_EXERCISE DETAILS_
Every single entry should be printed exactly.

---

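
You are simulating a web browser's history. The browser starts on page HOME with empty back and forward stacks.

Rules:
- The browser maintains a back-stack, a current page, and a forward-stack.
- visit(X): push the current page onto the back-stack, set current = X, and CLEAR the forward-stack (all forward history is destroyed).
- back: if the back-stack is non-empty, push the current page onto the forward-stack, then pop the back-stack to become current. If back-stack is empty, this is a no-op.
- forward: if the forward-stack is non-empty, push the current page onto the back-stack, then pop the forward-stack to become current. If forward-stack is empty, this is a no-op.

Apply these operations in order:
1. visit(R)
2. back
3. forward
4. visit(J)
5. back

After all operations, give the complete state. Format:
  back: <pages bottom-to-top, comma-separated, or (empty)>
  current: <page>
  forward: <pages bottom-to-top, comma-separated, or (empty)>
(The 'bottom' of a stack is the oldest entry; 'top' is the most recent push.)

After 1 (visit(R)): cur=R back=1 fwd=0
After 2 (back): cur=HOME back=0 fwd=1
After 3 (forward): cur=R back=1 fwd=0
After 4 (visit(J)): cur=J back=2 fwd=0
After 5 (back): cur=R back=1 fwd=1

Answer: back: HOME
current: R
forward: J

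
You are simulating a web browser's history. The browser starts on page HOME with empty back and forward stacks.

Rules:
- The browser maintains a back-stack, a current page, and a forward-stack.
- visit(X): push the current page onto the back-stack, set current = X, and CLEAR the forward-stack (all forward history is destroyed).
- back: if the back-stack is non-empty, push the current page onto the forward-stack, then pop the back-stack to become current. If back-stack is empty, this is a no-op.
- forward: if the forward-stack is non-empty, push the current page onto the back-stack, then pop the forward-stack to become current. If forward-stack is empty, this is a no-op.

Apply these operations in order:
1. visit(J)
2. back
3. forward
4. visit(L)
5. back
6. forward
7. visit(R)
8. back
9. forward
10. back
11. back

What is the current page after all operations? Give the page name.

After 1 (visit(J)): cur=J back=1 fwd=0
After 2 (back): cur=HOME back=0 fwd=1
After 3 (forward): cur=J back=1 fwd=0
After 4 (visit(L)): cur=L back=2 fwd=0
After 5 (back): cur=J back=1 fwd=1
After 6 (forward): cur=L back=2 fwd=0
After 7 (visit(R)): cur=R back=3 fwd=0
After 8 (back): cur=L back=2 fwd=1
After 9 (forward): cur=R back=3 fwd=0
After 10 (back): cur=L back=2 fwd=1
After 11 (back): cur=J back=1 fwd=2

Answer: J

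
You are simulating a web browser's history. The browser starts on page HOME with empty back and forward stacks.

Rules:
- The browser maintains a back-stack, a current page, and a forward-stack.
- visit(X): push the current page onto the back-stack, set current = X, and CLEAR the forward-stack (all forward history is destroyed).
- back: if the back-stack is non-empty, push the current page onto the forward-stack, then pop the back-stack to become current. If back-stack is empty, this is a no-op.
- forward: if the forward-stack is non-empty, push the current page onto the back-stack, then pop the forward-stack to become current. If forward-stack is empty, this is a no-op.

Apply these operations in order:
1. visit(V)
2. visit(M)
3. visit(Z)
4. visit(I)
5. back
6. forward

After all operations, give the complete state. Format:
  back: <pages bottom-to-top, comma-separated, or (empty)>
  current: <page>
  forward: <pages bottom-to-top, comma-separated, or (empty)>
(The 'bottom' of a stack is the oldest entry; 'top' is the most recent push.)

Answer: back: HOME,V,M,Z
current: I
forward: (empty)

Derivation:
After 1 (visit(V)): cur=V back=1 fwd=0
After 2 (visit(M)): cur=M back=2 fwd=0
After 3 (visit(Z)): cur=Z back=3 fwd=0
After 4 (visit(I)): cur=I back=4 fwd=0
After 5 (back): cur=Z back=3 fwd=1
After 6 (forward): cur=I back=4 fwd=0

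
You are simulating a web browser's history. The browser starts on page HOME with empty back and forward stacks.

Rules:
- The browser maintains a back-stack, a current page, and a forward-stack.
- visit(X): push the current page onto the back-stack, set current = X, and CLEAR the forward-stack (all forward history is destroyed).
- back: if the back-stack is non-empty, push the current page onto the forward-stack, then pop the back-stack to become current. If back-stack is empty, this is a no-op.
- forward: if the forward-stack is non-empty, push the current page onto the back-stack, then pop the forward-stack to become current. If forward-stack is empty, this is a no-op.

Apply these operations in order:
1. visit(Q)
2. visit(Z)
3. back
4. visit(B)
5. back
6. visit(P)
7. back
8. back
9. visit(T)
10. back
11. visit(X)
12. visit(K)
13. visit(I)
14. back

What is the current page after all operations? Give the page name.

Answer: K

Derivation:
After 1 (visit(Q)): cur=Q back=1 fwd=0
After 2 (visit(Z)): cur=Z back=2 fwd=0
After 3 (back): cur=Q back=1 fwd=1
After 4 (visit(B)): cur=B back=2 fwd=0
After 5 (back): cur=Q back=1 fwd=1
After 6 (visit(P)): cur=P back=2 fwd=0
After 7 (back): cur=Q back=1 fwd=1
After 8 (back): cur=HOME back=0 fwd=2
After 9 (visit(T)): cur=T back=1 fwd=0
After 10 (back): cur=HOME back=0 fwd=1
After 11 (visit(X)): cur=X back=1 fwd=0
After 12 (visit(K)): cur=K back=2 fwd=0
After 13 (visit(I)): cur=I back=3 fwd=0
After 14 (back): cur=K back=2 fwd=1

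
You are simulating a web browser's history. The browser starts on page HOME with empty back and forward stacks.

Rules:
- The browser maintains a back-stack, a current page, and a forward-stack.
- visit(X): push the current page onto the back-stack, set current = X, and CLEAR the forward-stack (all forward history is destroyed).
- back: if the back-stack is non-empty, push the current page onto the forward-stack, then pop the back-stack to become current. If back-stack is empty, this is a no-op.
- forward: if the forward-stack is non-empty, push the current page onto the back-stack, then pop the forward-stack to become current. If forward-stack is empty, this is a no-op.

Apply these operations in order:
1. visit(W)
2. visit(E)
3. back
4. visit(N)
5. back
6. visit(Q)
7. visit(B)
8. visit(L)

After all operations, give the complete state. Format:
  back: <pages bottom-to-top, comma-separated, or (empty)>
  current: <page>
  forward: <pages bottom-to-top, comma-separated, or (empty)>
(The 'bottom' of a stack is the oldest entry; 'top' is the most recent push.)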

---

_OUTPUT_
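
You are simulating a web browser's history. The browser starts on page HOME with empty back and forward stacks.

Rules:
- The browser maintains a back-stack, a current page, and a forward-stack.
- visit(X): push the current page onto the back-stack, set current = X, and CLEAR the forward-stack (all forward history is destroyed).
- back: if the back-stack is non-empty, push the current page onto the forward-stack, then pop the back-stack to become current. If back-stack is empty, this is a no-op.
- forward: if the forward-stack is non-empty, push the current page onto the back-stack, then pop the forward-stack to become current. If forward-stack is empty, this is a no-op.

Apply these operations in order:
1. visit(R)
2. back
3. forward
4. visit(J)
5. back

After all operations, give the complete state. Format:
  back: <pages bottom-to-top, comma-separated, or (empty)>
  current: <page>
  forward: <pages bottom-to-top, comma-separated, or (empty)>
(The 'bottom' of a stack is the oldest entry; 'top' is the most recent push.)

After 1 (visit(R)): cur=R back=1 fwd=0
After 2 (back): cur=HOME back=0 fwd=1
After 3 (forward): cur=R back=1 fwd=0
After 4 (visit(J)): cur=J back=2 fwd=0
After 5 (back): cur=R back=1 fwd=1

Answer: back: HOME
current: R
forward: J

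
You are simulating a web browser's history. The browser starts on page HOME with empty back and forward stacks.

Rules:
- The browser maintains a back-stack, a current page, and a forward-stack.
- visit(X): push the current page onto the back-stack, set current = X, and CLEAR the forward-stack (all forward history is destroyed).
- back: if the back-stack is non-empty, push the current page onto the forward-stack, then pop the back-stack to become current. If back-stack is empty, this is a no-op.
- forward: if the forward-stack is non-empty, push the current page onto the back-stack, then pop the forward-stack to become current. If forward-stack is empty, this is a no-op.

Apply these operations in order:
1. visit(J)
2. back
3. forward
4. visit(L)
5. back
6. forward
7. visit(R)
8. back
9. forward
10. back
11. back

What is the current page after all operations? Give the page name.

After 1 (visit(J)): cur=J back=1 fwd=0
After 2 (back): cur=HOME back=0 fwd=1
After 3 (forward): cur=J back=1 fwd=0
After 4 (visit(L)): cur=L back=2 fwd=0
After 5 (back): cur=J back=1 fwd=1
After 6 (forward): cur=L back=2 fwd=0
After 7 (visit(R)): cur=R back=3 fwd=0
After 8 (back): cur=L back=2 fwd=1
After 9 (forward): cur=R back=3 fwd=0
After 10 (back): cur=L back=2 fwd=1
After 11 (back): cur=J back=1 fwd=2

Answer: J

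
You are simulating a web browser's history. The browser starts on page HOME with empty back and forward stacks.

Rules:
- The browser maintains a back-stack, a current page, and a forward-stack.
- visit(X): push the current page onto the back-stack, set current = X, and CLEAR the forward-stack (all forward history is destroyed).
- back: if the back-stack is non-empty, push the current page onto the forward-stack, then pop the back-stack to become current. If back-stack is empty, this is a no-op.
- forward: if the forward-stack is non-empty, push the current page onto the back-stack, then pop the forward-stack to become current. If forward-stack is empty, this is a no-op.

Apply these operations in order:
1. visit(V)
2. visit(M)
3. visit(Z)
4. visit(I)
5. back
6. forward

After all operations, give the complete state. Format:
  back: <pages bottom-to-top, comma-separated, or (empty)>
  current: <page>
  forward: <pages bottom-to-top, comma-separated, or (empty)>
(The 'bottom' of a stack is the oldest entry; 'top' is the most recent push.)

Answer: back: HOME,V,M,Z
current: I
forward: (empty)

Derivation:
After 1 (visit(V)): cur=V back=1 fwd=0
After 2 (visit(M)): cur=M back=2 fwd=0
After 3 (visit(Z)): cur=Z back=3 fwd=0
After 4 (visit(I)): cur=I back=4 fwd=0
After 5 (back): cur=Z back=3 fwd=1
After 6 (forward): cur=I back=4 fwd=0

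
You are simulating a web browser's history. The browser starts on page HOME with empty back and forward stacks.

Rules:
- The browser maintains a back-stack, a current page, and a forward-stack.
- visit(X): push the current page onto the back-stack, set current = X, and CLEAR the forward-stack (all forward history is destroyed).
- back: if the back-stack is non-empty, push the current page onto the forward-stack, then pop the back-stack to become current. If back-stack is empty, this is a no-op.
- forward: if the forward-stack is non-empty, push the current page onto the back-stack, then pop the forward-stack to become current. If forward-stack is empty, this is a no-op.

Apply these operations in order:
1. visit(Q)
2. visit(Z)
3. back
4. visit(B)
5. back
6. visit(P)
7. back
8. back
9. visit(T)
10. back
11. visit(X)
12. visit(K)
13. visit(I)
14. back

What is the current page after all operations? Give the page name.

Answer: K

Derivation:
After 1 (visit(Q)): cur=Q back=1 fwd=0
After 2 (visit(Z)): cur=Z back=2 fwd=0
After 3 (back): cur=Q back=1 fwd=1
After 4 (visit(B)): cur=B back=2 fwd=0
After 5 (back): cur=Q back=1 fwd=1
After 6 (visit(P)): cur=P back=2 fwd=0
After 7 (back): cur=Q back=1 fwd=1
After 8 (back): cur=HOME back=0 fwd=2
After 9 (visit(T)): cur=T back=1 fwd=0
After 10 (back): cur=HOME back=0 fwd=1
After 11 (visit(X)): cur=X back=1 fwd=0
After 12 (visit(K)): cur=K back=2 fwd=0
After 13 (visit(I)): cur=I back=3 fwd=0
After 14 (back): cur=K back=2 fwd=1

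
You are simulating a web browser's history. The browser starts on page HOME with empty back and forward stacks.

Rules:
- The browser maintains a back-stack, a current page, and a forward-stack.
- visit(X): push the current page onto the back-stack, set current = X, and CLEAR the forward-stack (all forward history is destroyed).
- back: if the back-stack is non-empty, push the current page onto the forward-stack, then pop the back-stack to become current. If back-stack is empty, this is a no-op.
- forward: if the forward-stack is non-empty, push the current page onto the back-stack, then pop the forward-stack to become current. If forward-stack is empty, this is a no-op.

Apply these operations in order:
1. visit(W)
2. visit(E)
3. back
4. visit(N)
5. back
6. visit(Q)
7. visit(B)
8. visit(L)

After all operations, give the complete state. Format:
  back: <pages bottom-to-top, comma-separated, or (empty)>
  current: <page>
  forward: <pages bottom-to-top, comma-separated, or (empty)>
(The 'bottom' of a stack is the oldest entry; 'top' is the most recent push.)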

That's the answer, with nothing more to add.